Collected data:
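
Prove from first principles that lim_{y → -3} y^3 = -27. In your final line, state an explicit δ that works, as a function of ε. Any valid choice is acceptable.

Let ε > 0. We seek δ > 0 with 0 < |y + 3| < δ ⇒ |y^3 + 27| < ε.
Factor: y^3 + 27 = (y + 3)(y^2 - 3y + 9), so |y^3 + 27| = |y + 3|·|y^2 - 3y + 9|.
Impose δ ≤ 1 so that |y| < 4; then |y^2 - 3y + 9| ≤ 37.
Hence |y^3 + 27| ≤ 37|y + 3|, which is < ε once |y + 3| < ε/37.
Take δ = min(1, ε/37). If 0 < |y + 3| < δ then both bounds hold and |y^3 + 27| ≤ 37|y + 3| < 37·(ε/37) = ε.

δ = min(1, ε/37)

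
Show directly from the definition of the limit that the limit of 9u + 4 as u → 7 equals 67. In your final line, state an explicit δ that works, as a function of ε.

δ = ε/9

Let ε > 0. We need δ > 0 so that 0 < |u − 7| < δ implies |(9u + 4) − 67| < ε.
Since (9u + 4) − 67 = 9(u − 7), we have |(9u + 4) − 67| = 9|u − 7|.
So 9|u − 7| < ε exactly when |u − 7| < ε/9.
Take δ = ε/9. If 0 < |u − 7| < δ then |(9u + 4) − 67| = 9|u − 7| < 9·(ε/9) = ε.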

→ **Work to complete**: A word-for-word restatement of the records above from the line containing "Show directly from" to their final line is all the answer should hold.

→ **Exercise result**:
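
Show directly from the definition of the limit that the limit of 9u + 4 as u → 7 equals 67. In your final line, state an explicit δ that works, as a function of ε.

δ = ε/9

Let ε > 0. We need δ > 0 so that 0 < |u − 7| < δ implies |(9u + 4) − 67| < ε.
Since (9u + 4) − 67 = 9(u − 7), we have |(9u + 4) − 67| = 9|u − 7|.
So 9|u − 7| < ε exactly when |u − 7| < ε/9.
Take δ = ε/9. If 0 < |u − 7| < δ then |(9u + 4) − 67| = 9|u − 7| < 9·(ε/9) = ε.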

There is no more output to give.